_TASK STATEMENT_: Copy the entries exactly. Leave nothing out and add nothing.

_DATASET_:
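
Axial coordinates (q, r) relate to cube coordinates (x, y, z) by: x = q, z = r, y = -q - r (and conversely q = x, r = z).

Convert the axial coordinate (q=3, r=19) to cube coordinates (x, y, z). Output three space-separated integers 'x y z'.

Answer: 3 -22 19

Derivation:
x = q = 3
z = r = 19
y = -x - z = -(3) - (19) = -22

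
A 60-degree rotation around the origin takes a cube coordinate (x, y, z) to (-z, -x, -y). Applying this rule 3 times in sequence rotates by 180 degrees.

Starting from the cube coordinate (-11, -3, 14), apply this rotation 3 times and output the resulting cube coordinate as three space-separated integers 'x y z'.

Start: (-11, -3, 14)
Step 1: (-11, -3, 14) -> (-(14), -(-11), -(-3)) = (-14, 11, 3)
Step 2: (-14, 11, 3) -> (-(3), -(-14), -(11)) = (-3, 14, -11)
Step 3: (-3, 14, -11) -> (-(-11), -(-3), -(14)) = (11, 3, -14)

Answer: 11 3 -14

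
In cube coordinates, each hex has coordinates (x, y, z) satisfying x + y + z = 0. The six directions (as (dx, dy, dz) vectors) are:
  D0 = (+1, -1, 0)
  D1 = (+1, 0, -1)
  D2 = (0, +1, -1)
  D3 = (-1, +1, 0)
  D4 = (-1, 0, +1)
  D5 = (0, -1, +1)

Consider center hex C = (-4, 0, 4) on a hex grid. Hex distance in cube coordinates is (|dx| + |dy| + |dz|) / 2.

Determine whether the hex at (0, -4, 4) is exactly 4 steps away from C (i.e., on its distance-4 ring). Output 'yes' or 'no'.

Answer: yes

Derivation:
|px - cx| = |0 - (-4)| = 4
|py - cy| = |-4 - 0| = 4
|pz - cz| = |4 - 4| = 0
distance = (4+4+0)/2 = 8/2 = 4
radius = 4; distance == radius -> yes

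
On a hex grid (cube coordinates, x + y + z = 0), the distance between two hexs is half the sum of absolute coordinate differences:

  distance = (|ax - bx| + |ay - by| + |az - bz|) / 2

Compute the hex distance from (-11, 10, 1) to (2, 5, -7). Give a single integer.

Answer: 13

Derivation:
|ax - bx| = |-11 - 2| = 13
|ay - by| = |10 - 5| = 5
|az - bz| = |1 - (-7)| = 8
distance = (13 + 5 + 8) / 2 = 26 / 2 = 13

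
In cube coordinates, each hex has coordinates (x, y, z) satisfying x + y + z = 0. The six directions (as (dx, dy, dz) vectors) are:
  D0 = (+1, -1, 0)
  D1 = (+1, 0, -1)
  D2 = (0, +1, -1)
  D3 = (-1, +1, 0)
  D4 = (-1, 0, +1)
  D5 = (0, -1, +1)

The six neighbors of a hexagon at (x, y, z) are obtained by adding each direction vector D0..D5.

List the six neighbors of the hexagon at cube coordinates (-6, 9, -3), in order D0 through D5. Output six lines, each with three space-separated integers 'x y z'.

Answer: -5 8 -3
-5 9 -4
-6 10 -4
-7 10 -3
-7 9 -2
-6 8 -2

Derivation:
Center: (-6, 9, -3). Add each direction:
  D0: (-6, 9, -3) + (1, -1, 0) = (-5, 8, -3)
  D1: (-6, 9, -3) + (1, 0, -1) = (-5, 9, -4)
  D2: (-6, 9, -3) + (0, 1, -1) = (-6, 10, -4)
  D3: (-6, 9, -3) + (-1, 1, 0) = (-7, 10, -3)
  D4: (-6, 9, -3) + (-1, 0, 1) = (-7, 9, -2)
  D5: (-6, 9, -3) + (0, -1, 1) = (-6, 8, -2)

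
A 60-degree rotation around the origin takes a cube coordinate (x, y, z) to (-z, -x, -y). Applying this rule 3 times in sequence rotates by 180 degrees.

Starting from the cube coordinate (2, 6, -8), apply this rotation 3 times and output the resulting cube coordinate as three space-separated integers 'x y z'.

Answer: -2 -6 8

Derivation:
Start: (2, 6, -8)
Step 1: (2, 6, -8) -> (-(-8), -(2), -(6)) = (8, -2, -6)
Step 2: (8, -2, -6) -> (-(-6), -(8), -(-2)) = (6, -8, 2)
Step 3: (6, -8, 2) -> (-(2), -(6), -(-8)) = (-2, -6, 8)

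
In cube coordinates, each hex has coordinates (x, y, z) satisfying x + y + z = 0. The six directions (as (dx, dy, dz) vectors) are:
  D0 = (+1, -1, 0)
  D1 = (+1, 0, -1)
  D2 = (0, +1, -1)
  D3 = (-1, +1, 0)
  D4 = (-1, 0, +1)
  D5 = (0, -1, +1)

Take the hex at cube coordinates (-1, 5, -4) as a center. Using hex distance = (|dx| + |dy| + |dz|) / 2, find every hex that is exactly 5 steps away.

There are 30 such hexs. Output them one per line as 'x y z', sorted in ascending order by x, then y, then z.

Answer: -6 5 1
-6 6 0
-6 7 -1
-6 8 -2
-6 9 -3
-6 10 -4
-5 4 1
-5 10 -5
-4 3 1
-4 10 -6
-3 2 1
-3 10 -7
-2 1 1
-2 10 -8
-1 0 1
-1 10 -9
0 0 0
0 9 -9
1 0 -1
1 8 -9
2 0 -2
2 7 -9
3 0 -3
3 6 -9
4 0 -4
4 1 -5
4 2 -6
4 3 -7
4 4 -8
4 5 -9

Derivation:
Walk ring at distance 5 from (-1, 5, -4):
Start at center + D4*5 = (-6, 5, 1)
  hex 0: (-6, 5, 1)
  hex 1: (-5, 4, 1)
  hex 2: (-4, 3, 1)
  hex 3: (-3, 2, 1)
  hex 4: (-2, 1, 1)
  hex 5: (-1, 0, 1)
  hex 6: (0, 0, 0)
  hex 7: (1, 0, -1)
  hex 8: (2, 0, -2)
  hex 9: (3, 0, -3)
  hex 10: (4, 0, -4)
  hex 11: (4, 1, -5)
  hex 12: (4, 2, -6)
  hex 13: (4, 3, -7)
  hex 14: (4, 4, -8)
  hex 15: (4, 5, -9)
  hex 16: (3, 6, -9)
  hex 17: (2, 7, -9)
  hex 18: (1, 8, -9)
  hex 19: (0, 9, -9)
  hex 20: (-1, 10, -9)
  hex 21: (-2, 10, -8)
  hex 22: (-3, 10, -7)
  hex 23: (-4, 10, -6)
  hex 24: (-5, 10, -5)
  hex 25: (-6, 10, -4)
  hex 26: (-6, 9, -3)
  hex 27: (-6, 8, -2)
  hex 28: (-6, 7, -1)
  hex 29: (-6, 6, 0)
Sorted: 30 hexes.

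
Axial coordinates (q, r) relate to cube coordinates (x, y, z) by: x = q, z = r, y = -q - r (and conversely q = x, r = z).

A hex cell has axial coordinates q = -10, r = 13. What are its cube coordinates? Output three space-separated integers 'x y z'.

x = q = -10
z = r = 13
y = -x - z = -(-10) - (13) = -3

Answer: -10 -3 13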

_REPLY_:
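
Axial coordinates (q, r) relate to cube coordinates (x, y, z) by: x = q, z = r, y = -q - r (and conversely q = x, r = z).

Convert the axial coordinate (q=3, r=19) to cube coordinates (x, y, z). Output three space-separated integers 'x y z'.

Answer: 3 -22 19

Derivation:
x = q = 3
z = r = 19
y = -x - z = -(3) - (19) = -22

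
A 60-degree rotation around the origin takes a cube coordinate (x, y, z) to (-z, -x, -y). Applying this rule 3 times in sequence rotates by 180 degrees.

Starting from the cube coordinate (-11, -3, 14), apply this rotation 3 times and output the resulting cube coordinate as three space-separated integers 'x y z'.

Start: (-11, -3, 14)
Step 1: (-11, -3, 14) -> (-(14), -(-11), -(-3)) = (-14, 11, 3)
Step 2: (-14, 11, 3) -> (-(3), -(-14), -(11)) = (-3, 14, -11)
Step 3: (-3, 14, -11) -> (-(-11), -(-3), -(14)) = (11, 3, -14)

Answer: 11 3 -14

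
In cube coordinates, each hex has coordinates (x, y, z) satisfying x + y + z = 0. The six directions (as (dx, dy, dz) vectors) are:
  D0 = (+1, -1, 0)
  D1 = (+1, 0, -1)
  D2 = (0, +1, -1)
  D3 = (-1, +1, 0)
  D4 = (-1, 0, +1)
  D5 = (0, -1, +1)

Consider center hex C = (-4, 0, 4) on a hex grid. Hex distance in cube coordinates is (|dx| + |dy| + |dz|) / 2.

Determine whether the hex at (0, -4, 4) is exactly 4 steps away from C (i.e., on its distance-4 ring). Output 'yes' or 'no'.

Answer: yes

Derivation:
|px - cx| = |0 - (-4)| = 4
|py - cy| = |-4 - 0| = 4
|pz - cz| = |4 - 4| = 0
distance = (4+4+0)/2 = 8/2 = 4
radius = 4; distance == radius -> yes

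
On a hex grid (cube coordinates, x + y + z = 0), the distance between two hexs is half the sum of absolute coordinate differences:

  distance = (|ax - bx| + |ay - by| + |az - bz|) / 2

Compute the hex distance from (-11, 10, 1) to (2, 5, -7). Give a single integer.

Answer: 13

Derivation:
|ax - bx| = |-11 - 2| = 13
|ay - by| = |10 - 5| = 5
|az - bz| = |1 - (-7)| = 8
distance = (13 + 5 + 8) / 2 = 26 / 2 = 13

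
In cube coordinates, each hex has coordinates (x, y, z) satisfying x + y + z = 0. The six directions (as (dx, dy, dz) vectors) are:
  D0 = (+1, -1, 0)
  D1 = (+1, 0, -1)
  D2 = (0, +1, -1)
  D3 = (-1, +1, 0)
  D4 = (-1, 0, +1)
  D5 = (0, -1, +1)

The six neighbors of a hexagon at (x, y, z) are obtained by adding each direction vector D0..D5.

List the six neighbors of the hexagon at cube coordinates (-6, 9, -3), in order D0 through D5. Output six lines, each with three space-separated integers 'x y z'.

Answer: -5 8 -3
-5 9 -4
-6 10 -4
-7 10 -3
-7 9 -2
-6 8 -2

Derivation:
Center: (-6, 9, -3). Add each direction:
  D0: (-6, 9, -3) + (1, -1, 0) = (-5, 8, -3)
  D1: (-6, 9, -3) + (1, 0, -1) = (-5, 9, -4)
  D2: (-6, 9, -3) + (0, 1, -1) = (-6, 10, -4)
  D3: (-6, 9, -3) + (-1, 1, 0) = (-7, 10, -3)
  D4: (-6, 9, -3) + (-1, 0, 1) = (-7, 9, -2)
  D5: (-6, 9, -3) + (0, -1, 1) = (-6, 8, -2)

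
A 60-degree rotation around the origin takes a cube coordinate (x, y, z) to (-z, -x, -y). Applying this rule 3 times in sequence rotates by 180 degrees.

Starting from the cube coordinate (2, 6, -8), apply this rotation 3 times and output the resulting cube coordinate as three space-separated integers 'x y z'.

Answer: -2 -6 8

Derivation:
Start: (2, 6, -8)
Step 1: (2, 6, -8) -> (-(-8), -(2), -(6)) = (8, -2, -6)
Step 2: (8, -2, -6) -> (-(-6), -(8), -(-2)) = (6, -8, 2)
Step 3: (6, -8, 2) -> (-(2), -(6), -(-8)) = (-2, -6, 8)

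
In cube coordinates, each hex has coordinates (x, y, z) satisfying x + y + z = 0. The six directions (as (dx, dy, dz) vectors) are:
  D0 = (+1, -1, 0)
  D1 = (+1, 0, -1)
  D2 = (0, +1, -1)
  D3 = (-1, +1, 0)
  D4 = (-1, 0, +1)
  D5 = (0, -1, +1)

Take the hex at cube coordinates (-1, 5, -4) as a center. Using hex distance = (|dx| + |dy| + |dz|) / 2, find every hex that is exactly 5 steps away.

There are 30 such hexs. Output them one per line as 'x y z', sorted in ascending order by x, then y, then z.

Answer: -6 5 1
-6 6 0
-6 7 -1
-6 8 -2
-6 9 -3
-6 10 -4
-5 4 1
-5 10 -5
-4 3 1
-4 10 -6
-3 2 1
-3 10 -7
-2 1 1
-2 10 -8
-1 0 1
-1 10 -9
0 0 0
0 9 -9
1 0 -1
1 8 -9
2 0 -2
2 7 -9
3 0 -3
3 6 -9
4 0 -4
4 1 -5
4 2 -6
4 3 -7
4 4 -8
4 5 -9

Derivation:
Walk ring at distance 5 from (-1, 5, -4):
Start at center + D4*5 = (-6, 5, 1)
  hex 0: (-6, 5, 1)
  hex 1: (-5, 4, 1)
  hex 2: (-4, 3, 1)
  hex 3: (-3, 2, 1)
  hex 4: (-2, 1, 1)
  hex 5: (-1, 0, 1)
  hex 6: (0, 0, 0)
  hex 7: (1, 0, -1)
  hex 8: (2, 0, -2)
  hex 9: (3, 0, -3)
  hex 10: (4, 0, -4)
  hex 11: (4, 1, -5)
  hex 12: (4, 2, -6)
  hex 13: (4, 3, -7)
  hex 14: (4, 4, -8)
  hex 15: (4, 5, -9)
  hex 16: (3, 6, -9)
  hex 17: (2, 7, -9)
  hex 18: (1, 8, -9)
  hex 19: (0, 9, -9)
  hex 20: (-1, 10, -9)
  hex 21: (-2, 10, -8)
  hex 22: (-3, 10, -7)
  hex 23: (-4, 10, -6)
  hex 24: (-5, 10, -5)
  hex 25: (-6, 10, -4)
  hex 26: (-6, 9, -3)
  hex 27: (-6, 8, -2)
  hex 28: (-6, 7, -1)
  hex 29: (-6, 6, 0)
Sorted: 30 hexes.

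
Axial coordinates (q, r) relate to cube coordinates (x, y, z) by: x = q, z = r, y = -q - r (and conversely q = x, r = z).

A hex cell has axial coordinates q = -10, r = 13. What are its cube coordinates? Output three space-separated integers 'x y z'.

x = q = -10
z = r = 13
y = -x - z = -(-10) - (13) = -3

Answer: -10 -3 13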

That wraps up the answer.